# [TASK STATEMENT]
Please repeat, from the entries that follow, the lines from the one containing "grid below (12" through the one containing "181 168 208" exactly, adding nothing.

# [LISTED RECORDS]

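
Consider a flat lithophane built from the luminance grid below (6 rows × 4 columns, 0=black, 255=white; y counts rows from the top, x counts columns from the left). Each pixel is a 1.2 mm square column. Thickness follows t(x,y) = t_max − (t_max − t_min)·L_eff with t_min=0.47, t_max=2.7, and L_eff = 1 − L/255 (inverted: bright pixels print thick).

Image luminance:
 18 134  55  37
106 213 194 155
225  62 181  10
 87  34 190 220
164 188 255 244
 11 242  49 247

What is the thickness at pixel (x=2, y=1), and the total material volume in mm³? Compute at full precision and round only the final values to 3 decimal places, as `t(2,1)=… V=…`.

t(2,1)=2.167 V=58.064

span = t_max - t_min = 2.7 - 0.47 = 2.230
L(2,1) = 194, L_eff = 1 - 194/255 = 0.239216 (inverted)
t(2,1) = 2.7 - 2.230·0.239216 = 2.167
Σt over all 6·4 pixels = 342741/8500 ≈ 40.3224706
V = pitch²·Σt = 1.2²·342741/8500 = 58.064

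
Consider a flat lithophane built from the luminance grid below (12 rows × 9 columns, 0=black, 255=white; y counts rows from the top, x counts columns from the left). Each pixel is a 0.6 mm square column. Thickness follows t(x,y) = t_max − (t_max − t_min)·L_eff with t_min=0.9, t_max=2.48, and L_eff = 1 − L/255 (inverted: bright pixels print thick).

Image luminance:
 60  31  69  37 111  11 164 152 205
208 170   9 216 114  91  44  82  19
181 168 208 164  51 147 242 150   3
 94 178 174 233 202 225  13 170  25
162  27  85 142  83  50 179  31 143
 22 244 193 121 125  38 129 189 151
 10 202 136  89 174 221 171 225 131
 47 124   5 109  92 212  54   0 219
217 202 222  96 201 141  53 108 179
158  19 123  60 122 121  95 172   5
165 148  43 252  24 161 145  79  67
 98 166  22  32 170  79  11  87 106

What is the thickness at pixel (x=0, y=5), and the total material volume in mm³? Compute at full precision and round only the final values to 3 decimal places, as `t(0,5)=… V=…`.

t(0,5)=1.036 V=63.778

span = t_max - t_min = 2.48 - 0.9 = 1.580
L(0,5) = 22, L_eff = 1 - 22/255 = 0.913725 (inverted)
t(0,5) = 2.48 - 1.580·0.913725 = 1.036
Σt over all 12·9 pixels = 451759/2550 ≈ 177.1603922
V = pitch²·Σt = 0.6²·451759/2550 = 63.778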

...

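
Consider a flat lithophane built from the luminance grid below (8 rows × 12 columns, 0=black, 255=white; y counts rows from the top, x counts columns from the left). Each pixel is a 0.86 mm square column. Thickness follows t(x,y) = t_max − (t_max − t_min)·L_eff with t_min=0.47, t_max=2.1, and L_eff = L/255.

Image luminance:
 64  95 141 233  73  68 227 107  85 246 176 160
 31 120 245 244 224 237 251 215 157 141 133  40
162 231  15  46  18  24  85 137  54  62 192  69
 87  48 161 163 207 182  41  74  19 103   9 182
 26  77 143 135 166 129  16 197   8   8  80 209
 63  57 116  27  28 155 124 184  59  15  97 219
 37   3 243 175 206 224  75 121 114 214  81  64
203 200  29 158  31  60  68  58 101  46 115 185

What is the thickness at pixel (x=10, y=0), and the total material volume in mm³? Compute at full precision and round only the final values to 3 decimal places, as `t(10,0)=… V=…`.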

==

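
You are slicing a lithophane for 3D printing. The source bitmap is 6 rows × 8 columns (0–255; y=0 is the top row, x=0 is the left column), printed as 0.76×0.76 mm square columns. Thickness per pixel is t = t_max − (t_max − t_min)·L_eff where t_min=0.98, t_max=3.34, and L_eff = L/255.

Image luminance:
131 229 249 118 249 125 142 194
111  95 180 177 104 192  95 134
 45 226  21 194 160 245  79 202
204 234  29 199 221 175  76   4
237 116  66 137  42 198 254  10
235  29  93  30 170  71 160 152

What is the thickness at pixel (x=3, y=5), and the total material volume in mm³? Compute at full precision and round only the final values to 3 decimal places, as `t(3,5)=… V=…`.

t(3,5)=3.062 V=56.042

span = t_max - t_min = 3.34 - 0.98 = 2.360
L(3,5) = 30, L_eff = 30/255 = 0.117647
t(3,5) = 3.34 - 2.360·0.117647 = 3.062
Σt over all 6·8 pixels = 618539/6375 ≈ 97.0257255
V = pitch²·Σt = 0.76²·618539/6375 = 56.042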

# [SOLUTION TO THIS EXERCISE]
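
Consider a flat lithophane built from the luminance grid below (12 rows × 9 columns, 0=black, 255=white; y counts rows from the top, x counts columns from the left). Each pixel is a 0.6 mm square column. Thickness follows t(x,y) = t_max − (t_max − t_min)·L_eff with t_min=0.9, t_max=2.48, and L_eff = 1 − L/255 (inverted: bright pixels print thick).

Image luminance:
 60  31  69  37 111  11 164 152 205
208 170   9 216 114  91  44  82  19
181 168 208 164  51 147 242 150   3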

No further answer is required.